Saved data entries:
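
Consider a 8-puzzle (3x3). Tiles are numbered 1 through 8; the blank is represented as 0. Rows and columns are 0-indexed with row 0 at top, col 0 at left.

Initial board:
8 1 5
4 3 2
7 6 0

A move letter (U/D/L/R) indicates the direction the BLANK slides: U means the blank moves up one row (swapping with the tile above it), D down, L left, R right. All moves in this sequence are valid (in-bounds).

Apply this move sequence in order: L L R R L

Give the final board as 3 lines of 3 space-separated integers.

After move 1 (L):
8 1 5
4 3 2
7 0 6

After move 2 (L):
8 1 5
4 3 2
0 7 6

After move 3 (R):
8 1 5
4 3 2
7 0 6

After move 4 (R):
8 1 5
4 3 2
7 6 0

After move 5 (L):
8 1 5
4 3 2
7 0 6

Answer: 8 1 5
4 3 2
7 0 6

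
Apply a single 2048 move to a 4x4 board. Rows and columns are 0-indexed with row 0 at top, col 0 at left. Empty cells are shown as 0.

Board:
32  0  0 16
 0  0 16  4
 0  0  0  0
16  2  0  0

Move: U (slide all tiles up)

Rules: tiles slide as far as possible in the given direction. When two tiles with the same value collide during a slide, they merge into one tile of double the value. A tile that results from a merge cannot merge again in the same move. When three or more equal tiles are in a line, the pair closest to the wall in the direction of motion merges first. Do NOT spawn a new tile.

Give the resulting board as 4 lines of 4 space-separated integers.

Answer: 32  2 16 16
16  0  0  4
 0  0  0  0
 0  0  0  0

Derivation:
Slide up:
col 0: [32, 0, 0, 16] -> [32, 16, 0, 0]
col 1: [0, 0, 0, 2] -> [2, 0, 0, 0]
col 2: [0, 16, 0, 0] -> [16, 0, 0, 0]
col 3: [16, 4, 0, 0] -> [16, 4, 0, 0]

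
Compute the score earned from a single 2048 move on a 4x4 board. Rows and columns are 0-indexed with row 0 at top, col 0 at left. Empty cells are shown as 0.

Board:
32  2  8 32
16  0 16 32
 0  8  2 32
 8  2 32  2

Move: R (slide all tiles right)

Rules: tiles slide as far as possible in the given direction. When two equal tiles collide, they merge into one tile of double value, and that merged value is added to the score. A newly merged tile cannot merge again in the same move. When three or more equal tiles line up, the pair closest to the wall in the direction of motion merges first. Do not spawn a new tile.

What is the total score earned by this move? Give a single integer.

Slide right:
row 0: [32, 2, 8, 32] -> [32, 2, 8, 32]  score +0 (running 0)
row 1: [16, 0, 16, 32] -> [0, 0, 32, 32]  score +32 (running 32)
row 2: [0, 8, 2, 32] -> [0, 8, 2, 32]  score +0 (running 32)
row 3: [8, 2, 32, 2] -> [8, 2, 32, 2]  score +0 (running 32)
Board after move:
32  2  8 32
 0  0 32 32
 0  8  2 32
 8  2 32  2

Answer: 32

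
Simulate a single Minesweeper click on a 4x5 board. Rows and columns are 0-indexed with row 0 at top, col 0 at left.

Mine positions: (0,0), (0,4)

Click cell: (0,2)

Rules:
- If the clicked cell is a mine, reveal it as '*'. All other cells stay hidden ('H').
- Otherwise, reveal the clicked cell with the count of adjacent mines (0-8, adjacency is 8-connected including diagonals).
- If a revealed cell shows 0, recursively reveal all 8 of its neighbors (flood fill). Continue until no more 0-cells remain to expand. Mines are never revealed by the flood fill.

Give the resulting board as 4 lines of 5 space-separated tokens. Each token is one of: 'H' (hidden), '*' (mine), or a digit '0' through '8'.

H 1 0 1 H
1 1 0 1 1
0 0 0 0 0
0 0 0 0 0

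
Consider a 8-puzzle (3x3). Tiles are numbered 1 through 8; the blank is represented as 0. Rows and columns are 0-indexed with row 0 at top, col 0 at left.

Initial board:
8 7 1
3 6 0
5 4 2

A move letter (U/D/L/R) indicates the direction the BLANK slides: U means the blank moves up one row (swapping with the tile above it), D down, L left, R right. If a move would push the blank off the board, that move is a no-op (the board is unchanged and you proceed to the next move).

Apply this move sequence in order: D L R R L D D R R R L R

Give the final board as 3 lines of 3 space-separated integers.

Answer: 8 7 1
3 6 2
5 4 0

Derivation:
After move 1 (D):
8 7 1
3 6 2
5 4 0

After move 2 (L):
8 7 1
3 6 2
5 0 4

After move 3 (R):
8 7 1
3 6 2
5 4 0

After move 4 (R):
8 7 1
3 6 2
5 4 0

After move 5 (L):
8 7 1
3 6 2
5 0 4

After move 6 (D):
8 7 1
3 6 2
5 0 4

After move 7 (D):
8 7 1
3 6 2
5 0 4

After move 8 (R):
8 7 1
3 6 2
5 4 0

After move 9 (R):
8 7 1
3 6 2
5 4 0

After move 10 (R):
8 7 1
3 6 2
5 4 0

After move 11 (L):
8 7 1
3 6 2
5 0 4

After move 12 (R):
8 7 1
3 6 2
5 4 0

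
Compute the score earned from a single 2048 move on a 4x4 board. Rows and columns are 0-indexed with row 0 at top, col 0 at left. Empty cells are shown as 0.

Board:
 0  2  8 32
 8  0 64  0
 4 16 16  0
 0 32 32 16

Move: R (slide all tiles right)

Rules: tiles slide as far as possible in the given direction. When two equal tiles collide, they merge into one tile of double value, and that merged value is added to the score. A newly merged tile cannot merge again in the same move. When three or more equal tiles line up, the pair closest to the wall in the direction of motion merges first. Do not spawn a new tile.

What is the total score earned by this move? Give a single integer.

Answer: 96

Derivation:
Slide right:
row 0: [0, 2, 8, 32] -> [0, 2, 8, 32]  score +0 (running 0)
row 1: [8, 0, 64, 0] -> [0, 0, 8, 64]  score +0 (running 0)
row 2: [4, 16, 16, 0] -> [0, 0, 4, 32]  score +32 (running 32)
row 3: [0, 32, 32, 16] -> [0, 0, 64, 16]  score +64 (running 96)
Board after move:
 0  2  8 32
 0  0  8 64
 0  0  4 32
 0  0 64 16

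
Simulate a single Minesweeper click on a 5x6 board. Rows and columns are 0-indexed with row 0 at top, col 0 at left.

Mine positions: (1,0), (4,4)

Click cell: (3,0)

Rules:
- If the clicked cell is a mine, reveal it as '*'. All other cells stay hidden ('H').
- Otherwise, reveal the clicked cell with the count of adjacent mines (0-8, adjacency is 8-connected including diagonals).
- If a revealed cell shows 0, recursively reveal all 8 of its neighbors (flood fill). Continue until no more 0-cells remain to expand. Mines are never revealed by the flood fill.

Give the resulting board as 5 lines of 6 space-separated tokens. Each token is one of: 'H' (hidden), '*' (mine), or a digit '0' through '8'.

H 1 0 0 0 0
H 1 0 0 0 0
1 1 0 0 0 0
0 0 0 1 1 1
0 0 0 1 H H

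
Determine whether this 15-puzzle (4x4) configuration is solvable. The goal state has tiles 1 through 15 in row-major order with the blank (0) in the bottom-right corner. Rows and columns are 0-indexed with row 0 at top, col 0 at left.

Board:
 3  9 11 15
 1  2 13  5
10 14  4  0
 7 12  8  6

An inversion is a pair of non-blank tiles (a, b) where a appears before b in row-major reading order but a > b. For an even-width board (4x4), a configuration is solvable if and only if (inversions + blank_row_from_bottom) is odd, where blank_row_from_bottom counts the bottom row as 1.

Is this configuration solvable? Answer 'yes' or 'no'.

Answer: yes

Derivation:
Inversions: 49
Blank is in row 2 (0-indexed from top), which is row 2 counting from the bottom (bottom = 1).
49 + 2 = 51, which is odd, so the puzzle is solvable.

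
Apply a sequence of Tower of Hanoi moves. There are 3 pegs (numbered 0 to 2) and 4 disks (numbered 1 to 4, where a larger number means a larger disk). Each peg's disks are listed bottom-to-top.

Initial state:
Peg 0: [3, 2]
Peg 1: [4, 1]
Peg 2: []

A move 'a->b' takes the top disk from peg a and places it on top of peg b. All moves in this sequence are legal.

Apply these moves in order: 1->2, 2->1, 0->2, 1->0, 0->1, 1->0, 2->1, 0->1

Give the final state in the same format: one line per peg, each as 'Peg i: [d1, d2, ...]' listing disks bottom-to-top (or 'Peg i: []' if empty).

Answer: Peg 0: [3]
Peg 1: [4, 2, 1]
Peg 2: []

Derivation:
After move 1 (1->2):
Peg 0: [3, 2]
Peg 1: [4]
Peg 2: [1]

After move 2 (2->1):
Peg 0: [3, 2]
Peg 1: [4, 1]
Peg 2: []

After move 3 (0->2):
Peg 0: [3]
Peg 1: [4, 1]
Peg 2: [2]

After move 4 (1->0):
Peg 0: [3, 1]
Peg 1: [4]
Peg 2: [2]

After move 5 (0->1):
Peg 0: [3]
Peg 1: [4, 1]
Peg 2: [2]

After move 6 (1->0):
Peg 0: [3, 1]
Peg 1: [4]
Peg 2: [2]

After move 7 (2->1):
Peg 0: [3, 1]
Peg 1: [4, 2]
Peg 2: []

After move 8 (0->1):
Peg 0: [3]
Peg 1: [4, 2, 1]
Peg 2: []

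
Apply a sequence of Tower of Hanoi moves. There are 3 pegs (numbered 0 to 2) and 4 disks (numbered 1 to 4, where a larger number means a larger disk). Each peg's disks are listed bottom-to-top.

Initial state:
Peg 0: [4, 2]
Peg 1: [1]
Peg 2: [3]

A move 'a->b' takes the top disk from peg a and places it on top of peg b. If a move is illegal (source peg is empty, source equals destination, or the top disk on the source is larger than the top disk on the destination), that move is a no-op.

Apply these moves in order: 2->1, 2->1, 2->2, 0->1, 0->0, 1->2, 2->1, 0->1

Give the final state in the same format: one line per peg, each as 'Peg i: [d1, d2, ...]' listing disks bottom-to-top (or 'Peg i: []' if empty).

After move 1 (2->1):
Peg 0: [4, 2]
Peg 1: [1]
Peg 2: [3]

After move 2 (2->1):
Peg 0: [4, 2]
Peg 1: [1]
Peg 2: [3]

After move 3 (2->2):
Peg 0: [4, 2]
Peg 1: [1]
Peg 2: [3]

After move 4 (0->1):
Peg 0: [4, 2]
Peg 1: [1]
Peg 2: [3]

After move 5 (0->0):
Peg 0: [4, 2]
Peg 1: [1]
Peg 2: [3]

After move 6 (1->2):
Peg 0: [4, 2]
Peg 1: []
Peg 2: [3, 1]

After move 7 (2->1):
Peg 0: [4, 2]
Peg 1: [1]
Peg 2: [3]

After move 8 (0->1):
Peg 0: [4, 2]
Peg 1: [1]
Peg 2: [3]

Answer: Peg 0: [4, 2]
Peg 1: [1]
Peg 2: [3]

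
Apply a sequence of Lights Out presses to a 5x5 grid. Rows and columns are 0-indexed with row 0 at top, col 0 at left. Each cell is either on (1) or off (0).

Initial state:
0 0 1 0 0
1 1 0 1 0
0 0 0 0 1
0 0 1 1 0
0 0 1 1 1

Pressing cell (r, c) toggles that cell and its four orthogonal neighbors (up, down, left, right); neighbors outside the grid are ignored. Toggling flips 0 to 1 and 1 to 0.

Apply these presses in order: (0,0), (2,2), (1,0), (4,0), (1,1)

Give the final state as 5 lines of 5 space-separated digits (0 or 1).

After press 1 at (0,0):
1 1 1 0 0
0 1 0 1 0
0 0 0 0 1
0 0 1 1 0
0 0 1 1 1

After press 2 at (2,2):
1 1 1 0 0
0 1 1 1 0
0 1 1 1 1
0 0 0 1 0
0 0 1 1 1

After press 3 at (1,0):
0 1 1 0 0
1 0 1 1 0
1 1 1 1 1
0 0 0 1 0
0 0 1 1 1

After press 4 at (4,0):
0 1 1 0 0
1 0 1 1 0
1 1 1 1 1
1 0 0 1 0
1 1 1 1 1

After press 5 at (1,1):
0 0 1 0 0
0 1 0 1 0
1 0 1 1 1
1 0 0 1 0
1 1 1 1 1

Answer: 0 0 1 0 0
0 1 0 1 0
1 0 1 1 1
1 0 0 1 0
1 1 1 1 1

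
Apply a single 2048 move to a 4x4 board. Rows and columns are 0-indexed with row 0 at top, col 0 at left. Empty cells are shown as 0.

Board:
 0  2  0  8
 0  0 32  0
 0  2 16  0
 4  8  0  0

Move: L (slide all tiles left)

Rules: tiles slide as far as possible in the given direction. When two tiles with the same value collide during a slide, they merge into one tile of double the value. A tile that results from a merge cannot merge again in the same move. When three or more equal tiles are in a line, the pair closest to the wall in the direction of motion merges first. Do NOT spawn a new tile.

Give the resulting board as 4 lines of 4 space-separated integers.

Slide left:
row 0: [0, 2, 0, 8] -> [2, 8, 0, 0]
row 1: [0, 0, 32, 0] -> [32, 0, 0, 0]
row 2: [0, 2, 16, 0] -> [2, 16, 0, 0]
row 3: [4, 8, 0, 0] -> [4, 8, 0, 0]

Answer:  2  8  0  0
32  0  0  0
 2 16  0  0
 4  8  0  0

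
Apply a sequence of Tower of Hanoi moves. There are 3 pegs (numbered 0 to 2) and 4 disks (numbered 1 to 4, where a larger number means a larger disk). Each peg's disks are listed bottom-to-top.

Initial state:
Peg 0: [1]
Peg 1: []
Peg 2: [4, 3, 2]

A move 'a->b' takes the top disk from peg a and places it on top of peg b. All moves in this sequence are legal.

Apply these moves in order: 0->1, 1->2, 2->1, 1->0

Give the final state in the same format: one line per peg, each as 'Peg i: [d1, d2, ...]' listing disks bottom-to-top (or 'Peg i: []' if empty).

After move 1 (0->1):
Peg 0: []
Peg 1: [1]
Peg 2: [4, 3, 2]

After move 2 (1->2):
Peg 0: []
Peg 1: []
Peg 2: [4, 3, 2, 1]

After move 3 (2->1):
Peg 0: []
Peg 1: [1]
Peg 2: [4, 3, 2]

After move 4 (1->0):
Peg 0: [1]
Peg 1: []
Peg 2: [4, 3, 2]

Answer: Peg 0: [1]
Peg 1: []
Peg 2: [4, 3, 2]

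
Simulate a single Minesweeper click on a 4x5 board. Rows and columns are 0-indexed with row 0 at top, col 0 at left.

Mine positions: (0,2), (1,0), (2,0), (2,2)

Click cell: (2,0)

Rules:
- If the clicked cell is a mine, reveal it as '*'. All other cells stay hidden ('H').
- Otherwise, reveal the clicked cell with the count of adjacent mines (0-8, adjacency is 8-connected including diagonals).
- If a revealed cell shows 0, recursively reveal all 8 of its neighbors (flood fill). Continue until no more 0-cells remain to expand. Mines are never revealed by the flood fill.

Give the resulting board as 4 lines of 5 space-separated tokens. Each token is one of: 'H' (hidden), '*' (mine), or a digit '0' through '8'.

H H H H H
H H H H H
* H H H H
H H H H H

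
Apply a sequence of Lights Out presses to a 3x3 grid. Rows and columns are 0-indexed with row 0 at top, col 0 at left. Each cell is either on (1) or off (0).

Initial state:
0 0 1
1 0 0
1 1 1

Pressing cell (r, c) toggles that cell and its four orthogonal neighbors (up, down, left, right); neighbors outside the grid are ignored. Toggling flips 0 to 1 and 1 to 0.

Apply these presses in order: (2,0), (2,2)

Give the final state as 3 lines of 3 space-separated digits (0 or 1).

Answer: 0 0 1
0 0 1
0 1 0

Derivation:
After press 1 at (2,0):
0 0 1
0 0 0
0 0 1

After press 2 at (2,2):
0 0 1
0 0 1
0 1 0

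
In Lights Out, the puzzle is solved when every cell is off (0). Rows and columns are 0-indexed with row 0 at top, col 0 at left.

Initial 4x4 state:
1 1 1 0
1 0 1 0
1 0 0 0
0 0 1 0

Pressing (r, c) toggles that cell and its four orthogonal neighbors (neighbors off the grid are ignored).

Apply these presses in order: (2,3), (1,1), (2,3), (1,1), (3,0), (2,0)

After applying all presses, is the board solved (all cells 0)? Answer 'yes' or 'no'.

Answer: no

Derivation:
After press 1 at (2,3):
1 1 1 0
1 0 1 1
1 0 1 1
0 0 1 1

After press 2 at (1,1):
1 0 1 0
0 1 0 1
1 1 1 1
0 0 1 1

After press 3 at (2,3):
1 0 1 0
0 1 0 0
1 1 0 0
0 0 1 0

After press 4 at (1,1):
1 1 1 0
1 0 1 0
1 0 0 0
0 0 1 0

After press 5 at (3,0):
1 1 1 0
1 0 1 0
0 0 0 0
1 1 1 0

After press 6 at (2,0):
1 1 1 0
0 0 1 0
1 1 0 0
0 1 1 0

Lights still on: 8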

PROBLEM TO SOLVE:
Report back each line of the entries that holds the string "positions".

RESPONSE TO THE TASK:
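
Mine positions: (0,0), (0,4)
Mine positions: (1,0), (4,4)
Mine positions: (0,2), (1,0), (2,0), (2,2)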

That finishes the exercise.